/---

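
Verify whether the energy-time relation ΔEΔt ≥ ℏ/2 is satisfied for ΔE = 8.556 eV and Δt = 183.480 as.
Yes, it satisfies the uncertainty relation.

Calculate the product ΔEΔt:
ΔE = 8.556 eV = 1.371e-18 J
ΔEΔt = (1.371e-18 J) × (1.835e-16 s)
ΔEΔt = 2.515e-34 J·s

Compare to the minimum allowed value ℏ/2:
ℏ/2 = 5.273e-35 J·s

Since ΔEΔt = 2.515e-34 J·s ≥ 5.273e-35 J·s = ℏ/2,
this satisfies the uncertainty relation.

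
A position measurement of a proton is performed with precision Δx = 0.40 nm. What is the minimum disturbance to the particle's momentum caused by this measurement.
1.318 × 10^-25 kg·m/s

The uncertainty principle implies that measuring position disturbs momentum:
ΔxΔp ≥ ℏ/2

When we measure position with precision Δx, we necessarily introduce a momentum uncertainty:
Δp ≥ ℏ/(2Δx)
Δp_min = (1.055e-34 J·s) / (2 × 4.000e-10 m)
Δp_min = 1.318e-25 kg·m/s

The more precisely we measure position, the greater the momentum disturbance.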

\---

### WORK ORDER
Please give the full set of data again exactly.

### YOUR SOLUTION
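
Verify whether the energy-time relation ΔEΔt ≥ ℏ/2 is satisfied for ΔE = 8.556 eV and Δt = 183.480 as.
Yes, it satisfies the uncertainty relation.

Calculate the product ΔEΔt:
ΔE = 8.556 eV = 1.371e-18 J
ΔEΔt = (1.371e-18 J) × (1.835e-16 s)
ΔEΔt = 2.515e-34 J·s

Compare to the minimum allowed value ℏ/2:
ℏ/2 = 5.273e-35 J·s

Since ΔEΔt = 2.515e-34 J·s ≥ 5.273e-35 J·s = ℏ/2,
this satisfies the uncertainty relation.

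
A position measurement of a proton is performed with precision Δx = 0.40 nm. What is the minimum disturbance to the particle's momentum caused by this measurement.
1.318 × 10^-25 kg·m/s

The uncertainty principle implies that measuring position disturbs momentum:
ΔxΔp ≥ ℏ/2

When we measure position with precision Δx, we necessarily introduce a momentum uncertainty:
Δp ≥ ℏ/(2Δx)
Δp_min = (1.055e-34 J·s) / (2 × 4.000e-10 m)
Δp_min = 1.318e-25 kg·m/s

The more precisely we measure position, the greater the momentum disturbance.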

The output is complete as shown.